Copy each entry as written.

________________________

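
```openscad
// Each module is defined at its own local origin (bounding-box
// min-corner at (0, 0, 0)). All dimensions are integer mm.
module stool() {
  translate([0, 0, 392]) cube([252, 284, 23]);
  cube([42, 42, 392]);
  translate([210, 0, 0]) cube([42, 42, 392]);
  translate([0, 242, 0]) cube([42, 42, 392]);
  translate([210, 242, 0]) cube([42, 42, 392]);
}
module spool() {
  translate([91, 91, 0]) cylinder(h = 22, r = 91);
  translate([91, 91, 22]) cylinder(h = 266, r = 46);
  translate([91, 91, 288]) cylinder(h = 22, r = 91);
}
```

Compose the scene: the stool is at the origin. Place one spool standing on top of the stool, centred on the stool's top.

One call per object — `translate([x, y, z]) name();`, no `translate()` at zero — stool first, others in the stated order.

stool();
translate([35, 51, 415]) spool();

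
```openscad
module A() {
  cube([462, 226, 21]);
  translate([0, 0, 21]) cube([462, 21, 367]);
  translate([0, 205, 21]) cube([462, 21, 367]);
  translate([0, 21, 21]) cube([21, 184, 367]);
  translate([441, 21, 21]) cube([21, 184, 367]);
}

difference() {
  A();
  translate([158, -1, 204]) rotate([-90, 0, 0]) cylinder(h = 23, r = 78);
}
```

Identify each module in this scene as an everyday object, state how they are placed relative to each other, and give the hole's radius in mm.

A is an open box. The open box has a circular hole through its front wall. The hole's radius is 78 mm.

The subtracted cylinder has r = 78 mm.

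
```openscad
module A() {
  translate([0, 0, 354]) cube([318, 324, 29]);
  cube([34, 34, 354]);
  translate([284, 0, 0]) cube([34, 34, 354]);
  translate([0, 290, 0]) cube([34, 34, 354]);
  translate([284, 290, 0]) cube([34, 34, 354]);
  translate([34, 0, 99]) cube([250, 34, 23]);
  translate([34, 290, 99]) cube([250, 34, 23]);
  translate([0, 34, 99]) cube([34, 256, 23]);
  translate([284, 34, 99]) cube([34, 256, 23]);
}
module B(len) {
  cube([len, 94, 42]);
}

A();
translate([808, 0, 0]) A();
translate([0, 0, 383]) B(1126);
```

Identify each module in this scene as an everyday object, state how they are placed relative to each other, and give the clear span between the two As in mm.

Second stool starts at x = 808; first ends at x = 318; clear span = 808 − 318 = 490 mm.

A is a stool. B is a beam. A beam spans the tops of two stools. The clear span between the two stools is 490 mm.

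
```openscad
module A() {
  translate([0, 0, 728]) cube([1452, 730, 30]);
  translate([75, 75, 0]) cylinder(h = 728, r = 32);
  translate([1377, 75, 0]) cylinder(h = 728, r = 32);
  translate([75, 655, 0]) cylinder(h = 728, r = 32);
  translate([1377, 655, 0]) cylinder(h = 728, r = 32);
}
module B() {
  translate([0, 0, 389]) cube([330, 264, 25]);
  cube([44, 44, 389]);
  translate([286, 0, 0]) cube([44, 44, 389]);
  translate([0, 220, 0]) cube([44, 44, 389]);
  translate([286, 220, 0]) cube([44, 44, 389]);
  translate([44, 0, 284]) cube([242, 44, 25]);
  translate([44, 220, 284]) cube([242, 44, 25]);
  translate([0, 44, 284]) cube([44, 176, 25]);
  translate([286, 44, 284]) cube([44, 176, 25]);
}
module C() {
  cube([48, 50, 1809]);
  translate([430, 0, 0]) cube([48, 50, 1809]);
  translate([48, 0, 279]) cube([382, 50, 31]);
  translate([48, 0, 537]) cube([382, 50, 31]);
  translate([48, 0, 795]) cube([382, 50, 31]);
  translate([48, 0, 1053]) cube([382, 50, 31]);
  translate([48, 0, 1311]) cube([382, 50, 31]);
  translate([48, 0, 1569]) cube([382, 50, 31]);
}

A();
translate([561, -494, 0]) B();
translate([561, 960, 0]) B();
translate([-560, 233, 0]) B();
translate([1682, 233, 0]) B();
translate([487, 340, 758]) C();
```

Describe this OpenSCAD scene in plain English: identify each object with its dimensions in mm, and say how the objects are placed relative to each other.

A is a rectangular dining table. The top is 1452×730×30 mm with its upper surface at z = 758 mm. It stands on four round legs of 64 mm diameter, each leg's bounding box inset 43 mm from the nearest pair of top edges, running from the floor to the underside of the top.

B is a simple wooden stool: a rectangular seat 330 mm (x) by 264 mm (y), 25 mm thick, top face at z = 414 mm, on four square legs, each 44×44 mm in cross-section. The legs rest on z = 0, each flush with a corner of the seat. Four stretchers, 44 mm wide and 25 mm tall, connect adjacent legs with their undersides at z = 284 mm, each running between the inner faces of the legs it joins and aligned with the legs' outer faces on the other axis.

C is a wooden ladder with two side rails of 48×50 mm section and 1809 mm height, set 478 mm apart overall. Between them run 6 rectangular rungs (50 mm deep, 31 mm thick), front faces flush with the rails' −y face. The bottom of the first rung is 279 mm above the floor and each subsequent rung is 258 mm higher than the one below.

Four stools sit around the table at the −y, +y, −x, +x sides. The ladder is on top of the table, centred.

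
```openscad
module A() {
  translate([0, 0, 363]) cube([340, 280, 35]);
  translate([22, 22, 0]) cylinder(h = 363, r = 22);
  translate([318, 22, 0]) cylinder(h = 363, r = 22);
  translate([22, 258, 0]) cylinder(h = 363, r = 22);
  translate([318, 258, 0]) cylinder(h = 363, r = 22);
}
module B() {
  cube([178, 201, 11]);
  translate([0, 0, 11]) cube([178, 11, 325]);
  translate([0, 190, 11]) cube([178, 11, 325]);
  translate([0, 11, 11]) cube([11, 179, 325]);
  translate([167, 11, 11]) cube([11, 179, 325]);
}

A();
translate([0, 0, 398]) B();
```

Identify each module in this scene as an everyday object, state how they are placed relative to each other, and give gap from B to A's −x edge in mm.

A is a stool. B is an open box. The open box is on top of the stool. The gap from the open box to the stool's −x edge is 0 mm.

The open box's min-x is at 0; the stool's min-x is 0; gap = 0 mm.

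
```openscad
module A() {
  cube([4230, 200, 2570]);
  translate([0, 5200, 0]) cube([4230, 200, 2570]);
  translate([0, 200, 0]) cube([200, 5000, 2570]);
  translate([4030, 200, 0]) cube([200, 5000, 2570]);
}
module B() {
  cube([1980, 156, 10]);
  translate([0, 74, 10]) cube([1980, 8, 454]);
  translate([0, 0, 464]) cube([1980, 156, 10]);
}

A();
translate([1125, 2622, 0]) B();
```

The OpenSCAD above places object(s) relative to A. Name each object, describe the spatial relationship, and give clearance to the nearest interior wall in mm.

A is a house frame. B is an I-beam. The I-beam sits inside the house frame, centred. The clearance to the nearest interior wall is 925 mm.

Clearances: x = 925, y = 2422; minimum 925 mm.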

________________________

• _Worked solution_
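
```openscad
// Each module is defined at its own local origin (bounding-box
// min-corner at (0, 0, 0)). All dimensions are integer mm.
module stool() {
  translate([0, 0, 392]) cube([252, 284, 23]);
  cube([42, 42, 392]);
  translate([210, 0, 0]) cube([42, 42, 392]);
  translate([0, 242, 0]) cube([42, 42, 392]);
  translate([210, 242, 0]) cube([42, 42, 392]);
}
module spool() {
  translate([91, 91, 0]) cylinder(h = 22, r = 91);
  translate([91, 91, 22]) cylinder(h = 266, r = 46);
  translate([91, 91, 288]) cylinder(h = 22, r = 91);
}
```

Compose the scene: the stool is at the origin. Place one spool standing on top of the stool, centred on the stool's top.

One call per object — `translate([x, y, z]) name();`, no `translate()` at zero — stool first, others in the stated order.

stool();
translate([35, 51, 415]) spool();

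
```openscad
module A() {
  cube([462, 226, 21]);
  translate([0, 0, 21]) cube([462, 21, 367]);
  translate([0, 205, 21]) cube([462, 21, 367]);
  translate([0, 21, 21]) cube([21, 184, 367]);
  translate([441, 21, 21]) cube([21, 184, 367]);
}

difference() {
  A();
  translate([158, -1, 204]) rotate([-90, 0, 0]) cylinder(h = 23, r = 78);
}
```

Identify each module in this scene as an everyday object, state how they are placed relative to each other, and give the hole's radius in mm.

A is an open box. The open box has a circular hole through its front wall. The hole's radius is 78 mm.

The subtracted cylinder has r = 78 mm.

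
```openscad
module A() {
  translate([0, 0, 354]) cube([318, 324, 29]);
  cube([34, 34, 354]);
  translate([284, 0, 0]) cube([34, 34, 354]);
  translate([0, 290, 0]) cube([34, 34, 354]);
  translate([284, 290, 0]) cube([34, 34, 354]);
  translate([34, 0, 99]) cube([250, 34, 23]);
  translate([34, 290, 99]) cube([250, 34, 23]);
  translate([0, 34, 99]) cube([34, 256, 23]);
  translate([284, 34, 99]) cube([34, 256, 23]);
}
module B(len) {
  cube([len, 94, 42]);
}

A();
translate([808, 0, 0]) A();
translate([0, 0, 383]) B(1126);
```

Identify each module in this scene as an everyday object, state how they are placed relative to each other, and give the clear span between the two As in mm.

Second stool starts at x = 808; first ends at x = 318; clear span = 808 − 318 = 490 mm.

A is a stool. B is a beam. A beam spans the tops of two stools. The clear span between the two stools is 490 mm.

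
```openscad
module A() {
  translate([0, 0, 728]) cube([1452, 730, 30]);
  translate([75, 75, 0]) cylinder(h = 728, r = 32);
  translate([1377, 75, 0]) cylinder(h = 728, r = 32);
  translate([75, 655, 0]) cylinder(h = 728, r = 32);
  translate([1377, 655, 0]) cylinder(h = 728, r = 32);
}
module B() {
  translate([0, 0, 389]) cube([330, 264, 25]);
  cube([44, 44, 389]);
  translate([286, 0, 0]) cube([44, 44, 389]);
  translate([0, 220, 0]) cube([44, 44, 389]);
  translate([286, 220, 0]) cube([44, 44, 389]);
  translate([44, 0, 284]) cube([242, 44, 25]);
  translate([44, 220, 284]) cube([242, 44, 25]);
  translate([0, 44, 284]) cube([44, 176, 25]);
  translate([286, 44, 284]) cube([44, 176, 25]);
}
module C() {
  cube([48, 50, 1809]);
  translate([430, 0, 0]) cube([48, 50, 1809]);
  translate([48, 0, 279]) cube([382, 50, 31]);
  translate([48, 0, 537]) cube([382, 50, 31]);
  translate([48, 0, 795]) cube([382, 50, 31]);
  translate([48, 0, 1053]) cube([382, 50, 31]);
  translate([48, 0, 1311]) cube([382, 50, 31]);
  translate([48, 0, 1569]) cube([382, 50, 31]);
}

A();
translate([561, -494, 0]) B();
translate([561, 960, 0]) B();
translate([-560, 233, 0]) B();
translate([1682, 233, 0]) B();
translate([487, 340, 758]) C();
```

Describe this OpenSCAD scene in plain English: identify each object with its dimensions in mm, and say how the objects are placed relative to each other.

A is a rectangular dining table. The top is 1452×730×30 mm with its upper surface at z = 758 mm. It stands on four round legs of 64 mm diameter, each leg's bounding box inset 43 mm from the nearest pair of top edges, running from the floor to the underside of the top.

B is a simple wooden stool: a rectangular seat 330 mm (x) by 264 mm (y), 25 mm thick, top face at z = 414 mm, on four square legs, each 44×44 mm in cross-section. The legs rest on z = 0, each flush with a corner of the seat. Four stretchers, 44 mm wide and 25 mm tall, connect adjacent legs with their undersides at z = 284 mm, each running between the inner faces of the legs it joins and aligned with the legs' outer faces on the other axis.

C is a wooden ladder with two side rails of 48×50 mm section and 1809 mm height, set 478 mm apart overall. Between them run 6 rectangular rungs (50 mm deep, 31 mm thick), front faces flush with the rails' −y face. The bottom of the first rung is 279 mm above the floor and each subsequent rung is 258 mm higher than the one below.

Four stools sit around the table at the −y, +y, −x, +x sides. The ladder is on top of the table, centred.

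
```openscad
module A() {
  translate([0, 0, 363]) cube([340, 280, 35]);
  translate([22, 22, 0]) cylinder(h = 363, r = 22);
  translate([318, 22, 0]) cylinder(h = 363, r = 22);
  translate([22, 258, 0]) cylinder(h = 363, r = 22);
  translate([318, 258, 0]) cylinder(h = 363, r = 22);
}
module B() {
  cube([178, 201, 11]);
  translate([0, 0, 11]) cube([178, 11, 325]);
  translate([0, 190, 11]) cube([178, 11, 325]);
  translate([0, 11, 11]) cube([11, 179, 325]);
  translate([167, 11, 11]) cube([11, 179, 325]);
}

A();
translate([0, 0, 398]) B();
```

Identify each module in this scene as an everyday object, state how they are placed relative to each other, and give gap from B to A's −x edge in mm.

A is a stool. B is an open box. The open box is on top of the stool. The gap from the open box to the stool's −x edge is 0 mm.

The open box's min-x is at 0; the stool's min-x is 0; gap = 0 mm.

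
```openscad
module A() {
  cube([4230, 200, 2570]);
  translate([0, 5200, 0]) cube([4230, 200, 2570]);
  translate([0, 200, 0]) cube([200, 5000, 2570]);
  translate([4030, 200, 0]) cube([200, 5000, 2570]);
}
module B() {
  cube([1980, 156, 10]);
  translate([0, 74, 10]) cube([1980, 8, 454]);
  translate([0, 0, 464]) cube([1980, 156, 10]);
}

A();
translate([1125, 2622, 0]) B();
```

The OpenSCAD above places object(s) relative to A. Name each object, describe the spatial relationship, and give clearance to the nearest interior wall in mm.

A is a house frame. B is an I-beam. The I-beam sits inside the house frame, centred. The clearance to the nearest interior wall is 925 mm.

Clearances: x = 925, y = 2422; minimum 925 mm.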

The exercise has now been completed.